__Work instructions__
Starting at the line below holding "2 links: $12" and stopping at the line holding "length 1 → €3, length", print every line exactly, both ends included, and leave the rest out.

__Data to process__
········

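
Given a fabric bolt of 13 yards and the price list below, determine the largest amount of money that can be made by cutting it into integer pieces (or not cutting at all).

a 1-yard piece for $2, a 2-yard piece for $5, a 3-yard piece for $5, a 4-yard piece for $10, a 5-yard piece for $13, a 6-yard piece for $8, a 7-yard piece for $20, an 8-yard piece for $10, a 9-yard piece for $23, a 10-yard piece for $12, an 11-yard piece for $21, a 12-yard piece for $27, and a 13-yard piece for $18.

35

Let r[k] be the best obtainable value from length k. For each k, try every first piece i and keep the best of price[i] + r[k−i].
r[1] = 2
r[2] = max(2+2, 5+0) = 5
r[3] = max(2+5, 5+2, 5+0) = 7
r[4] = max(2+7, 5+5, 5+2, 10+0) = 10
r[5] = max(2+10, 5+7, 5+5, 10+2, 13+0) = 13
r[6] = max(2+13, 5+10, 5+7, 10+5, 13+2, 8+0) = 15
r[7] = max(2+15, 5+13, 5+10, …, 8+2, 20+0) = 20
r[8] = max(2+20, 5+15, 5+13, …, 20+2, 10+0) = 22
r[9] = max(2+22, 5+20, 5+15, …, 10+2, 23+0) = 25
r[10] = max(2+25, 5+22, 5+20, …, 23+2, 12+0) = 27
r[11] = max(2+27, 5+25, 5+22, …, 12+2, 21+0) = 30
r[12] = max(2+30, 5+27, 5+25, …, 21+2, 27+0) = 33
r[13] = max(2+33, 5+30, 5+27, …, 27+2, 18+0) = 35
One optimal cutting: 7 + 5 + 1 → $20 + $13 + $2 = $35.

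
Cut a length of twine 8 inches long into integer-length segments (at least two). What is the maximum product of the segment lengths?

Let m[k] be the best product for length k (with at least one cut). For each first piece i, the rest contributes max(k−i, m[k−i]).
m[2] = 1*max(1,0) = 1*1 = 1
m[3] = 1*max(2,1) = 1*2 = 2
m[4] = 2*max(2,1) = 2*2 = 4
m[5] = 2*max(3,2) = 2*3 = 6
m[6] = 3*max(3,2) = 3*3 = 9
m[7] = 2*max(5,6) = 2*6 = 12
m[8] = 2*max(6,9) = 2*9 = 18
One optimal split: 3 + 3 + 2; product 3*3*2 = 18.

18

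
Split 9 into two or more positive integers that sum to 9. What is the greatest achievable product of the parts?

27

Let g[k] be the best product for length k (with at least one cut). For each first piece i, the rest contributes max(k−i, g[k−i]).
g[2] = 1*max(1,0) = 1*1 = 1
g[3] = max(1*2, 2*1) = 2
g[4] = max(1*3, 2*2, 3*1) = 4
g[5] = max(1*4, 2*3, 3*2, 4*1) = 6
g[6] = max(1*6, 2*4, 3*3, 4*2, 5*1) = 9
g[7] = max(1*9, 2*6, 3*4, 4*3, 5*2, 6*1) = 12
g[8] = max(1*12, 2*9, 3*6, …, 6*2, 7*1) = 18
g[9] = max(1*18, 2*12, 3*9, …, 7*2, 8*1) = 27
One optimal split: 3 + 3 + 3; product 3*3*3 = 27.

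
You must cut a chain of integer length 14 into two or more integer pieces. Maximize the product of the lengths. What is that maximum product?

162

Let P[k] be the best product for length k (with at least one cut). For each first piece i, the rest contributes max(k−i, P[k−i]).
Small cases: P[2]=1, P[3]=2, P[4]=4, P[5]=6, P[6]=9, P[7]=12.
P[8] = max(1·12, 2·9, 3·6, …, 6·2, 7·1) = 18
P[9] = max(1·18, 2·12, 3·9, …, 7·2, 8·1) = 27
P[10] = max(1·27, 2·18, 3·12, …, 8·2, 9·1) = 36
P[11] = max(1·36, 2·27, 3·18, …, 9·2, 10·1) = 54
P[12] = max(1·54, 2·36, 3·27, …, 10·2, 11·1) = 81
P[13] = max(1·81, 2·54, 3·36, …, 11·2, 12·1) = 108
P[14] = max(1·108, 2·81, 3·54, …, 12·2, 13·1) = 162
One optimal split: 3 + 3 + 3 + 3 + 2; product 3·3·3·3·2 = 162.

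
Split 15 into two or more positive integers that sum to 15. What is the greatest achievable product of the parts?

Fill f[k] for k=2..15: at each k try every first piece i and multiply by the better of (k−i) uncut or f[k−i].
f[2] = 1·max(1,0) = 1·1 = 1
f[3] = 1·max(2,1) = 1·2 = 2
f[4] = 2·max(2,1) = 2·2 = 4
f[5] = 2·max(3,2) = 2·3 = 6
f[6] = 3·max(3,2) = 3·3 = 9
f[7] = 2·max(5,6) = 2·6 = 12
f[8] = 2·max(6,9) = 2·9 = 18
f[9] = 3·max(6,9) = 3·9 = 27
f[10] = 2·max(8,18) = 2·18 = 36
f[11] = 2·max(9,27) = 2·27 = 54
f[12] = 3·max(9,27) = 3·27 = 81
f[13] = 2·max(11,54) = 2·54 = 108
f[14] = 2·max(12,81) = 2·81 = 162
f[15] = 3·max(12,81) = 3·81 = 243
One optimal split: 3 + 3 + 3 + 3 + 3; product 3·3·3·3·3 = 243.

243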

········

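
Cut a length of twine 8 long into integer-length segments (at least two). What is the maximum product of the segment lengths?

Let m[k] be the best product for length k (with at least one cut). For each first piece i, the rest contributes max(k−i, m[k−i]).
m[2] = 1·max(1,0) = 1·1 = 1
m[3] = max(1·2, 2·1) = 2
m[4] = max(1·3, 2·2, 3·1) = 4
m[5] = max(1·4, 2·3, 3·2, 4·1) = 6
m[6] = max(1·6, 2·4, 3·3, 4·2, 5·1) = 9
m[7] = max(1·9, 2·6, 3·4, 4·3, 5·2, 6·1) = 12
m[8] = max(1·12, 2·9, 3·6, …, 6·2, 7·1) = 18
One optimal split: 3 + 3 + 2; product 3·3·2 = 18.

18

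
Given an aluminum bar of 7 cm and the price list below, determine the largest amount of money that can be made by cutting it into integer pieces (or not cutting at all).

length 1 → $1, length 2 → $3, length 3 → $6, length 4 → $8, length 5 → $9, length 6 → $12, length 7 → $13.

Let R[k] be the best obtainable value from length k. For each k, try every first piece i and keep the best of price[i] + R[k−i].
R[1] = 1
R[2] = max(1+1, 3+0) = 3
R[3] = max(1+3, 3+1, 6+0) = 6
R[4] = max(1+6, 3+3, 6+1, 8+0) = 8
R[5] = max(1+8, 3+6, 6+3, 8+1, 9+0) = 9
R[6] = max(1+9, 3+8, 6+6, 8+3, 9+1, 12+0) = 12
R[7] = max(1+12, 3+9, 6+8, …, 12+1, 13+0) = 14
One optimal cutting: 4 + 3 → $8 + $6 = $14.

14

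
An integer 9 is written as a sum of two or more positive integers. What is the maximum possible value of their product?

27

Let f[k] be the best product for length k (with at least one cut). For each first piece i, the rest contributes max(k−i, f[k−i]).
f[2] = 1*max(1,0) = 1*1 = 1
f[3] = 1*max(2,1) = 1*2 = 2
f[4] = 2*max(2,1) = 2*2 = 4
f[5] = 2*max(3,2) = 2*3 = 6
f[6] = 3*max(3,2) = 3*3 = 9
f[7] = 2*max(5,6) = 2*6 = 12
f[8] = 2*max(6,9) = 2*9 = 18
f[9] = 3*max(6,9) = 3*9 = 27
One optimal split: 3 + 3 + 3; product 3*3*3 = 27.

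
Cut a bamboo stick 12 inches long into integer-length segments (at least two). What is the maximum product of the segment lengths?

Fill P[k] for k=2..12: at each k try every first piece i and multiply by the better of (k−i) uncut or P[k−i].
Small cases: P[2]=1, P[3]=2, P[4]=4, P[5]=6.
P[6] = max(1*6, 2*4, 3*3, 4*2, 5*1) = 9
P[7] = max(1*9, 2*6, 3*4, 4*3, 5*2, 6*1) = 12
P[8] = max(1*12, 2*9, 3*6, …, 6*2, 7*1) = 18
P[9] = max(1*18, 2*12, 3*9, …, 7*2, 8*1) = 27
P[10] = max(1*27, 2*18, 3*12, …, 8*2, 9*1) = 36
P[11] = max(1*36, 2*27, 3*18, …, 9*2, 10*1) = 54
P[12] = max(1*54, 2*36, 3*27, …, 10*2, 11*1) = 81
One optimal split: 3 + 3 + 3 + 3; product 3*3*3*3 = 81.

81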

········

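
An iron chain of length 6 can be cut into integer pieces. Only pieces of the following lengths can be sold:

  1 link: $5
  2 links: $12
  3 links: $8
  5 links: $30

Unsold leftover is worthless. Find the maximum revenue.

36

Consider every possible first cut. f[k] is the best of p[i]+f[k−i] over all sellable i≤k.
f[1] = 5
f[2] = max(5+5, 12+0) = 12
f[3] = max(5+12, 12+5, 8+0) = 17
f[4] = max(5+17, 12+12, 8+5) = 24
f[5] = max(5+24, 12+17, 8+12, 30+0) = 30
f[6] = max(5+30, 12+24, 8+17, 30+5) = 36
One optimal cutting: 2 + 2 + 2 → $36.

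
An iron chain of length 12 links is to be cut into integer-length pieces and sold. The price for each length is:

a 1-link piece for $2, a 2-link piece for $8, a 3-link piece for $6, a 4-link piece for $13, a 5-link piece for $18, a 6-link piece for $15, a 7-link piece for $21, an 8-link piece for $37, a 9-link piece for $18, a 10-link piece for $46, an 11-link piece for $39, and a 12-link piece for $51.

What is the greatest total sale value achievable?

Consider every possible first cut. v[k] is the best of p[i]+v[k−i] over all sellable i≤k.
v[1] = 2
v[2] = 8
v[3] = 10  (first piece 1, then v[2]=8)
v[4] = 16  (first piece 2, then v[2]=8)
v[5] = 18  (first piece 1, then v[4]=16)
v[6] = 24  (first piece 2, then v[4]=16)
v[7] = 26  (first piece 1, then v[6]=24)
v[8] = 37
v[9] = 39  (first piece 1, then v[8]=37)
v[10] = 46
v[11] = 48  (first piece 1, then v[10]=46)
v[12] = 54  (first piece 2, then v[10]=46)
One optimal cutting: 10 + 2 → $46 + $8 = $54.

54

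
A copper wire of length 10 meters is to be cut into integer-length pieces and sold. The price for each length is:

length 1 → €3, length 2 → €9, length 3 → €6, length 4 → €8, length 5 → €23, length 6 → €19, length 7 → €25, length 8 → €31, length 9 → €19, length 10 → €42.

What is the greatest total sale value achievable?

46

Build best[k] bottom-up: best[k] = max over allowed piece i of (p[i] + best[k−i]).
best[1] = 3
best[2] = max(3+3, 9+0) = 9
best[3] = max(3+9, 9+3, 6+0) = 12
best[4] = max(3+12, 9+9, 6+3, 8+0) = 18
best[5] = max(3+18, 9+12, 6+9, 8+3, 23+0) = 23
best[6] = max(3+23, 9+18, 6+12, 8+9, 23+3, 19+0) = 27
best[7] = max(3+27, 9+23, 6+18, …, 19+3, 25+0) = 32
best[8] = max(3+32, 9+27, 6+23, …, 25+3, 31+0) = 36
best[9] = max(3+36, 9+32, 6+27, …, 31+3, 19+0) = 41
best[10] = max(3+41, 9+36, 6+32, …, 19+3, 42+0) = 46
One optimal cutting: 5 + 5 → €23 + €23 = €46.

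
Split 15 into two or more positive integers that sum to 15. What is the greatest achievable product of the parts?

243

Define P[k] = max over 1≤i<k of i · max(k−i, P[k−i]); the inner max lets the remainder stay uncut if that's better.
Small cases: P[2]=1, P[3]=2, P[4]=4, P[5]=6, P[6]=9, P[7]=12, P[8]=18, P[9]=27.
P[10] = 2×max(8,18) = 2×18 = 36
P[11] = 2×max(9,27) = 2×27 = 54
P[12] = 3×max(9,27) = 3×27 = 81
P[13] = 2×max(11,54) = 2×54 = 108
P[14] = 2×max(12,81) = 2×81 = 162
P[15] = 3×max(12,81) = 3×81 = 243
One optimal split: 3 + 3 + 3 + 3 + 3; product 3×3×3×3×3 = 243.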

········

__Solution to this problem__
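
  2 links: $12
  3 links: $8
  5 links: $30

Unsold leftover is worthless. Find the maximum revenue.

36

Consider every possible first cut. f[k] is the best of p[i]+f[k−i] over all sellable i≤k.
f[1] = 5
f[2] = max(5+5, 12+0) = 12
f[3] = max(5+12, 12+5, 8+0) = 17
f[4] = max(5+17, 12+12, 8+5) = 24
f[5] = max(5+24, 12+17, 8+12, 30+0) = 30
f[6] = max(5+30, 12+24, 8+17, 30+5) = 36
One optimal cutting: 2 + 2 + 2 → $36.

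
An iron chain of length 12 links is to be cut into integer-length pieces and sold. The price for each length is:

a 1-link piece for $2, a 2-link piece for $8, a 3-link piece for $6, a 4-link piece for $13, a 5-link piece for $18, a 6-link piece for $15, a 7-link piece for $21, an 8-link piece for $37, a 9-link piece for $18, a 10-link piece for $46, an 11-link piece for $39, and a 12-link piece for $51.

What is the greatest total sale value achievable?

Consider every possible first cut. v[k] is the best of p[i]+v[k−i] over all sellable i≤k.
v[1] = 2
v[2] = 8
v[3] = 10  (first piece 1, then v[2]=8)
v[4] = 16  (first piece 2, then v[2]=8)
v[5] = 18  (first piece 1, then v[4]=16)
v[6] = 24  (first piece 2, then v[4]=16)
v[7] = 26  (first piece 1, then v[6]=24)
v[8] = 37
v[9] = 39  (first piece 1, then v[8]=37)
v[10] = 46
v[11] = 48  (first piece 1, then v[10]=46)
v[12] = 54  (first piece 2, then v[10]=46)
One optimal cutting: 10 + 2 → $46 + $8 = $54.

54

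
A copper wire of length 10 meters is to be cut into integer-length pieces and sold. The price for each length is:

length 1 → €3, length 2 → €9, length 3 → €6, length 4 → €8, length 5 → €23, length 6 → €19, length 7 → €25, length 8 → €31, length 9 → €19, length 10 → €42.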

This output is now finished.